### [Problem description]
The records should be copied out again with no alteration.
(Material supplied begins)
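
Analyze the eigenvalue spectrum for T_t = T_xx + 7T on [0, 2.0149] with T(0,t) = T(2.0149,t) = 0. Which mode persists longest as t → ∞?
Eigenvalues: λₙ = n²π²/2.0149² - 7.
First three modes:
  n=1: λ₁ = π²/2.0149² - 7 ≈ -4.569
  n=2: λ₂ = 4π²/2.0149² - 7 ≈ 2.724
  n=3: λ₃ = 9π²/2.0149² - 7 ≈ 14.879
Since π²/2.0149² ≈ 2.431 < 7, λ₁ < 0.
The n=1 mode grows fastest (−λₙ is largest for n=1) → dominates.
Asymptotic: T ~ c₁ sin(πx/2.0149) e^{4.569t} (exponential growth at rate −λ₁ ≈ 4.569).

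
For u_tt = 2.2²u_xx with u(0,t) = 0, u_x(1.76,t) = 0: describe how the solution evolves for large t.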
(Material supplied ends)
### [Answer to this problem]
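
Analyze the eigenvalue spectrum for T_t = T_xx + 7T on [0, 2.0149] with T(0,t) = T(2.0149,t) = 0. Which mode persists longest as t → ∞?
Eigenvalues: λₙ = n²π²/2.0149² - 7.
First three modes:
  n=1: λ₁ = π²/2.0149² - 7 ≈ -4.569
  n=2: λ₂ = 4π²/2.0149² - 7 ≈ 2.724
  n=3: λ₃ = 9π²/2.0149² - 7 ≈ 14.879
Since π²/2.0149² ≈ 2.431 < 7, λ₁ < 0.
The n=1 mode grows fastest (−λₙ is largest for n=1) → dominates.
Asymptotic: T ~ c₁ sin(πx/2.0149) e^{4.569t} (exponential growth at rate −λ₁ ≈ 4.569).

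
For u_tt = 2.2²u_xx with u(0,t) = 0, u_x(1.76,t) = 0: describe how the solution evolves for large t.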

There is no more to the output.